> _TASK BRIEF_: Retype, without alteration, each line from the line containing "h·(1/5k1 + 4/5k2)." to the final line of the records.

(Records from a dataset)
----

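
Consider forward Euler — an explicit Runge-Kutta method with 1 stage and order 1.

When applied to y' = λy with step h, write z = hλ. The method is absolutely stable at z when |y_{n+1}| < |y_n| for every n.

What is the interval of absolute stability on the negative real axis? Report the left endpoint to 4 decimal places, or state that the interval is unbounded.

On y'=λy, z=hλ:
  order 1, 1-stage ⇒ R(z)=1+z
  (e.g. R(-0.72)=0.28000, |R|=0.28000)

Find x<0 with |R(x)|<1.
x=-0.72: |R|=0.2800
|R(-2.02)|=1.0200 |R(-1.55)|=0.5500 |R(-1.12)|=0.1200
Bisect:
  x_lo=-2.5155 |R|=1.5155  x_hi=-0.0505 |R|=0.9495
  mid=-1.28299 |R|=0.28299 →hi
  mid=-1.89922 |R|=0.89922 →hi
  mid=-2.20733 |R|=1.20733 →lo
  mid=-2.05328 |R|=1.05328 →lo
  mid=-1.97625 |R|=0.97625 →hi
  mid=-2.01476 |R|=1.01476 →lo
  mid=-1.99551 |R|=0.99551 →hi
  mid=-2.00513 |R|=1.00513 →lo
  mid=-2.00032 |R|=1.00032 →lo
  mid=-1.99791 |R|=0.99791 →hi
  ...
  [-2.00002,-1.99987] ⇒ x*=-2.0000
Interval (-2.0000, 0).

z∈(-2.0000,0).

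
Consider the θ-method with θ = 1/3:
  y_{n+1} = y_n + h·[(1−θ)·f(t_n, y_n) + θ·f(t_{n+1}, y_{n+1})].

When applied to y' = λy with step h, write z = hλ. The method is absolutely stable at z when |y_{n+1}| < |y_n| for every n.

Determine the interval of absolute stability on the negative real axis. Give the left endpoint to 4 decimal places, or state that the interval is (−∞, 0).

(-6.0000, 0).

Test eqn y'=λy, z=hλ:
  y_{n+1} = y_n + z·[2/3·y_n + 1/3·y_{n+1}] ⇒ (1 − 1/3z)y_{n+1} = (1 + 2/3z)y_n
  so R(z) = (1 + 2/3z)/(1 − 1/3z).

Solve |R(x)|<1 on ℝ⁻.
x=-1.76: |R|=0.1092
R=−1: 1+2/3x = −1+1/3x ⇒ -1/3x=2 ⇒ x=2/(-1/3)=-6.0000
Confirm numerically:
  x=-5.645: |R|=0.95894 <1
  x=-3.662: |R|=0.64905 <1
  x=-3.443: |R|=0.60314 <1
  x=-6.395: |R|=1.04204 >1
  x=-6.235: |R|=1.02545 >1
  x=-6.093: |R|=1.01023 >1
Stable set (-6.0000, 0).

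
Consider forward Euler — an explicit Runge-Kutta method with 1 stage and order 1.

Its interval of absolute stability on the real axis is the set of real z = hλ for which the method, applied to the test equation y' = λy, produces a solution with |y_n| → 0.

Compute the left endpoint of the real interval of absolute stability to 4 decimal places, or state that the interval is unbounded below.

With y'=λy (z=hλ):
  order 1, 1-stage ⇒ R(z)=1+z
  (e.g. R(-0.64)=0.36000, |R|=0.36000)

Find x<0 with |R(x)|<1.
x=-0.64: |R|=0.3600
|R(-1.65)|=0.6500 |R(-1.5)|=0.5000 |R(-1.07)|=0.0700
Bisect:
  x_lo=-2.3553 |R|=1.3553  x_hi=-0.3062 |R|=0.6938
  mid=-1.33077 |R|=0.33077 →hi
  mid=-1.84303 |R|=0.84303 →hi
  mid=-2.09916 |R|=1.09916 →lo
  mid=-1.97110 |R|=0.97110 →hi
  mid=-2.03513 |R|=1.03513 →lo
  mid=-2.00312 |R|=1.00312 →lo
  mid=-1.98711 |R|=0.98711 →hi
  mid=-1.99511 |R|=0.99511 →hi
  mid=-1.99911 |R|=0.99911 →hi
  mid=-2.00111 |R|=1.00111 →lo
  ...
  [-2.00011,-1.99999] ⇒ x*=-2.0000
So |R|<1 on (-2.0000, 0).

left endpoint -2.0000.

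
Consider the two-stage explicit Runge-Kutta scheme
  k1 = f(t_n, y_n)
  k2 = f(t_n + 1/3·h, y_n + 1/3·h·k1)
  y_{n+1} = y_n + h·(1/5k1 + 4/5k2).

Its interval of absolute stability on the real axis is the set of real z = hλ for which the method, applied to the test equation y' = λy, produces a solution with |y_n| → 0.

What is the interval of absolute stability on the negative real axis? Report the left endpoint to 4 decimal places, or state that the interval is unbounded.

(-3.7500, 0).

Test eqn y'=λy, z=hλ:
  k1=λy_n ⇒ h·k1=z·y_n;  k2=λ(1+1/3z)y_n ⇒ h·k2=z(1+1/3z)y_n
  y_{n+1}/y_n = 1 + 1/5z + 4/5z(1+1/3z) = 1 + z + 4/15z²
  Hence R(z) = 1 + z + 4/15z².

Solve |R(x)|<1 on ℝ⁻.
x=-1.33: |R|=0.1417
R=1: x+4/15x²=0 ⇒ x=−15/4=-3.7500; min R=1−1/(4·4/15)=0.0625>−1
Confirm numerically:
  x=-2.915: |R|=0.35093 <1
  x=-2.758: |R|=0.27042 <1
  x=-2.415: |R|=0.14026 <1
  x=-4.260: |R|=1.57936 >1
  x=-3.961: |R|=1.22287 >1
Stable set (-3.7500, 0).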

----

> _WRITTEN ANSWER_:
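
  y_{n+1} = y_n + h·(1/5k1 + 4/5k2).

Its interval of absolute stability on the real axis is the set of real z = hλ for which the method, applied to the test equation y' = λy, produces a solution with |y_n| → 0.

What is the interval of absolute stability on the negative real axis? Report the left endpoint to 4 decimal places, or state that the interval is unbounded.

(-3.7500, 0).

Test eqn y'=λy, z=hλ:
  k1=λy_n ⇒ h·k1=z·y_n;  k2=λ(1+1/3z)y_n ⇒ h·k2=z(1+1/3z)y_n
  y_{n+1}/y_n = 1 + 1/5z + 4/5z(1+1/3z) = 1 + z + 4/15z²
  Hence R(z) = 1 + z + 4/15z².

Solve |R(x)|<1 on ℝ⁻.
x=-1.33: |R|=0.1417
R=1: x+4/15x²=0 ⇒ x=−15/4=-3.7500; min R=1−1/(4·4/15)=0.0625>−1
Confirm numerically:
  x=-2.915: |R|=0.35093 <1
  x=-2.758: |R|=0.27042 <1
  x=-2.415: |R|=0.14026 <1
  x=-4.260: |R|=1.57936 >1
  x=-3.961: |R|=1.22287 >1
Stable set (-3.7500, 0).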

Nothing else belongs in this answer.